** Opening EXERCISE INPUT block **

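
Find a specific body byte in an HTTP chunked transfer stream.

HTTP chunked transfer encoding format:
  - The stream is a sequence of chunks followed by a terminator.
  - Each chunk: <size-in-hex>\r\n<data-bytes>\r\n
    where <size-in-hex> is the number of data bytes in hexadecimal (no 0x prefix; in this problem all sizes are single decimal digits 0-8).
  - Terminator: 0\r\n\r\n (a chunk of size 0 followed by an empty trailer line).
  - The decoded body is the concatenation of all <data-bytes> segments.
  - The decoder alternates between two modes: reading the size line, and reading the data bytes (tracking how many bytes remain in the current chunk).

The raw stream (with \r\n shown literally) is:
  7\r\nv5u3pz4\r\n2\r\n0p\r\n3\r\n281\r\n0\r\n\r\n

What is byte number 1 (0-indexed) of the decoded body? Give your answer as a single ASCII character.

Answer: 5

Derivation:
Chunk 1: stream[0..1]='7' size=0x7=7, data at stream[3..10]='v5u3pz4' -> body[0..7], body so far='v5u3pz4'
Chunk 2: stream[12..13]='2' size=0x2=2, data at stream[15..17]='0p' -> body[7..9], body so far='v5u3pz40p'
Chunk 3: stream[19..20]='3' size=0x3=3, data at stream[22..25]='281' -> body[9..12], body so far='v5u3pz40p281'
Chunk 4: stream[27..28]='0' size=0 (terminator). Final body='v5u3pz40p281' (12 bytes)
Body byte 1 = '5'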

** Closing EXERCISE INPUT block **

ACTIVITY: Copy out the material above in its entirety, exactly.

ANSWER:
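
Find a specific body byte in an HTTP chunked transfer stream.

HTTP chunked transfer encoding format:
  - The stream is a sequence of chunks followed by a terminator.
  - Each chunk: <size-in-hex>\r\n<data-bytes>\r\n
    where <size-in-hex> is the number of data bytes in hexadecimal (no 0x prefix; in this problem all sizes are single decimal digits 0-8).
  - Terminator: 0\r\n\r\n (a chunk of size 0 followed by an empty trailer line).
  - The decoded body is the concatenation of all <data-bytes> segments.
  - The decoder alternates between two modes: reading the size line, and reading the data bytes (tracking how many bytes remain in the current chunk).

The raw stream (with \r\n shown literally) is:
  7\r\nv5u3pz4\r\n2\r\n0p\r\n3\r\n281\r\n0\r\n\r\n

What is byte number 1 (0-indexed) of the decoded body? Give your answer as a single ASCII character.

Answer: 5

Derivation:
Chunk 1: stream[0..1]='7' size=0x7=7, data at stream[3..10]='v5u3pz4' -> body[0..7], body so far='v5u3pz4'
Chunk 2: stream[12..13]='2' size=0x2=2, data at stream[15..17]='0p' -> body[7..9], body so far='v5u3pz40p'
Chunk 3: stream[19..20]='3' size=0x3=3, data at stream[22..25]='281' -> body[9..12], body so far='v5u3pz40p281'
Chunk 4: stream[27..28]='0' size=0 (terminator). Final body='v5u3pz40p281' (12 bytes)
Body byte 1 = '5'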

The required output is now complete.